_EXERCISE GOAL_
Answer with the exact lines of the following material from the one containing "- sample G and sample C cross-react" through the one containing "(No other pair causes trouble; sample B", both end lines included.

DATA TO PROCESS START

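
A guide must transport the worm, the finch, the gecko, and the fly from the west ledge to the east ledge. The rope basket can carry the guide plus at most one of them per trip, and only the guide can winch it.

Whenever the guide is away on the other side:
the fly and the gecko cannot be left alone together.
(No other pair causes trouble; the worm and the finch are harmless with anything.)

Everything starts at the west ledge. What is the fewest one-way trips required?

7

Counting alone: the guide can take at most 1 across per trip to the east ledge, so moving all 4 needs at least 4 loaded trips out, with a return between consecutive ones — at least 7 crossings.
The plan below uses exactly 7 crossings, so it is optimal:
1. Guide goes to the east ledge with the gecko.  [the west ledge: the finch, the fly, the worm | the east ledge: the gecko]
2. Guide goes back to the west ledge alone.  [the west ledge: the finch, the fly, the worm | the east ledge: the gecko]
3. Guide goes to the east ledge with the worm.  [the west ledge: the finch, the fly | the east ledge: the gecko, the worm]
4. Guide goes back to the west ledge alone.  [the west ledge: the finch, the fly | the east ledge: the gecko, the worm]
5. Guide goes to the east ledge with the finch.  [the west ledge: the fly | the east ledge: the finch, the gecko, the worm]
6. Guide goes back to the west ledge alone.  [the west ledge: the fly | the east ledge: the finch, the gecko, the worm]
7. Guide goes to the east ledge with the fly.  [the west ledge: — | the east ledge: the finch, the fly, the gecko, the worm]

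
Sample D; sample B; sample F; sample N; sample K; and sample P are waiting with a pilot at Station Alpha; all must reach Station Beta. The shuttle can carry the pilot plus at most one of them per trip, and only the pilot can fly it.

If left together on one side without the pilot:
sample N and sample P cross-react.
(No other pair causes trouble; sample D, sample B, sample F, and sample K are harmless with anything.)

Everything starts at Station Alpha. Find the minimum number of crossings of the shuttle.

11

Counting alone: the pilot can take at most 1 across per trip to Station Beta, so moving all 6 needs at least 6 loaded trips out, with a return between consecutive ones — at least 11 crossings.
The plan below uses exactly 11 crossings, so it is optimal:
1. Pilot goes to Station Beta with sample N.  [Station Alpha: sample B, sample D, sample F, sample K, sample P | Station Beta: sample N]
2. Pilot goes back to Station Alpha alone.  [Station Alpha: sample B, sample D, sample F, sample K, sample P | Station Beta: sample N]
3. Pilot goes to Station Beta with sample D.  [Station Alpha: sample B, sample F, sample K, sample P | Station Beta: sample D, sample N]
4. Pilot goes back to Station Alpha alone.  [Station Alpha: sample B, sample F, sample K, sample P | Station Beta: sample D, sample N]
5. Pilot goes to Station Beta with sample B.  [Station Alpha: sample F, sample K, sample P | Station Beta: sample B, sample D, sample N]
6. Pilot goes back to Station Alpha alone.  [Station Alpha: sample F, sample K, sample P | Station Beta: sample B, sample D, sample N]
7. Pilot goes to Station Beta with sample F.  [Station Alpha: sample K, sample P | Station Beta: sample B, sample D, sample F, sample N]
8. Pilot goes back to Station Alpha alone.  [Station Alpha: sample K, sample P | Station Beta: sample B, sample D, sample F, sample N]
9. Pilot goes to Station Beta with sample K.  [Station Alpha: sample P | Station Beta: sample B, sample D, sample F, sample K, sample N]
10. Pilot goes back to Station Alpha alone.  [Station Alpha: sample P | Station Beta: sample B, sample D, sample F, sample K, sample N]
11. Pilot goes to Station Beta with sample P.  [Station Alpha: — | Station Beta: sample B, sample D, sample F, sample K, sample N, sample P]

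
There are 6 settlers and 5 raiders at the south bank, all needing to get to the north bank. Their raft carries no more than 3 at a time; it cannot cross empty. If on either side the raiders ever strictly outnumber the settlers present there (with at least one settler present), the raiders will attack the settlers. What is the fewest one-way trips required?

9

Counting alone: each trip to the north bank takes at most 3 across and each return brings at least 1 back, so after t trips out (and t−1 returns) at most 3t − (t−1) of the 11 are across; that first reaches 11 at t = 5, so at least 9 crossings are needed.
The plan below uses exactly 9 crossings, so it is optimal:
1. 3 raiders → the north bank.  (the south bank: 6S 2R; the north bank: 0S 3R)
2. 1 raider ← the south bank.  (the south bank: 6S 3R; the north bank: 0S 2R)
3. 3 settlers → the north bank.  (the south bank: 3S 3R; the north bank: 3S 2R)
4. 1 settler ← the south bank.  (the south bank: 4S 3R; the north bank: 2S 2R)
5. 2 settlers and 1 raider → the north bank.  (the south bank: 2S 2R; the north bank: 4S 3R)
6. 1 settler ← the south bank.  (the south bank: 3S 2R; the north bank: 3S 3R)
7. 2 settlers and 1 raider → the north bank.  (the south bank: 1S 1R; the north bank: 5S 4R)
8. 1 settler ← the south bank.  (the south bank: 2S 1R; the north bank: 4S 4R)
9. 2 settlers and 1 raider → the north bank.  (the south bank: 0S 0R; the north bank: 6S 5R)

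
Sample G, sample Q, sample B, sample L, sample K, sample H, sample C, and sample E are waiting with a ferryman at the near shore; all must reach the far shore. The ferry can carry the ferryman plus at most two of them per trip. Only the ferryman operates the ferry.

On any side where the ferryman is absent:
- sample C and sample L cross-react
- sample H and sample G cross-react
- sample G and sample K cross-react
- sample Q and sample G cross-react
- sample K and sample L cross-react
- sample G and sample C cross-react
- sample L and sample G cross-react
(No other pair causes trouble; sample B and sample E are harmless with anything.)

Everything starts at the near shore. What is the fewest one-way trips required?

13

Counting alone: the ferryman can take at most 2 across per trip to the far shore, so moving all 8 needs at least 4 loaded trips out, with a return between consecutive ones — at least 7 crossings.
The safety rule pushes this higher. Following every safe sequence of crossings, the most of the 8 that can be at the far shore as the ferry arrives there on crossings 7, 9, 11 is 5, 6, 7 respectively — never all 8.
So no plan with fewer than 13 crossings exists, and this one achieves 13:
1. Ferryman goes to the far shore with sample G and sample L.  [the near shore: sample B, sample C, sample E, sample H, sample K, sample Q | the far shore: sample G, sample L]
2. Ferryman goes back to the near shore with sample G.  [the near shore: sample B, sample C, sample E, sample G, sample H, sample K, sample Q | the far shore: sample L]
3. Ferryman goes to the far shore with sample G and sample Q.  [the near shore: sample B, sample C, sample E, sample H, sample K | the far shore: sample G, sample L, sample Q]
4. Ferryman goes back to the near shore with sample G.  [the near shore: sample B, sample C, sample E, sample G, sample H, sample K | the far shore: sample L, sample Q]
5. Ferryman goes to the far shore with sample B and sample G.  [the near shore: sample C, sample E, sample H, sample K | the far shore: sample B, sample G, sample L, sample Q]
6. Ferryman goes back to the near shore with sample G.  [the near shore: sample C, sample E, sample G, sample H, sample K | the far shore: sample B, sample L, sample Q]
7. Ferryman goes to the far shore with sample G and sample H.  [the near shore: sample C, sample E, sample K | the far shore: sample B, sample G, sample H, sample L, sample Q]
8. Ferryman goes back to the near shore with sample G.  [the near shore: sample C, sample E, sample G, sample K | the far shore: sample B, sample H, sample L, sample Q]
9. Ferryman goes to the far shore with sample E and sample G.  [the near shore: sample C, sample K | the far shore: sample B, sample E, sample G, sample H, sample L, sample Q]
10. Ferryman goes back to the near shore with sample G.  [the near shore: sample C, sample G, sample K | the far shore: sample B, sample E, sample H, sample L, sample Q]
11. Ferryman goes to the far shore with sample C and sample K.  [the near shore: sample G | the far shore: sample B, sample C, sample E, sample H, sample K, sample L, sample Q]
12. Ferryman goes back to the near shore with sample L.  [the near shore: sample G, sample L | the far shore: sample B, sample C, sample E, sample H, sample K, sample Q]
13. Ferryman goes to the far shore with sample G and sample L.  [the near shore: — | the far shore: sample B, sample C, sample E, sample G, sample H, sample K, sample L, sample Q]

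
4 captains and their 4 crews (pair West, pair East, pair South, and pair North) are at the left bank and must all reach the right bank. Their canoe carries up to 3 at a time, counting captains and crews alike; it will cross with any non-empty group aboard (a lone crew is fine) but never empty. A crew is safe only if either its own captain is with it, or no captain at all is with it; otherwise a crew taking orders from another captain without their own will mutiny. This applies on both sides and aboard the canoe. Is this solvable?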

DATA TO PROCESS END

_REPLY TO THE EXERCISE_
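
- sample G and sample C cross-react
- sample L and sample G cross-react
(No other pair causes trouble; sample B and sample E are harmless with anything.)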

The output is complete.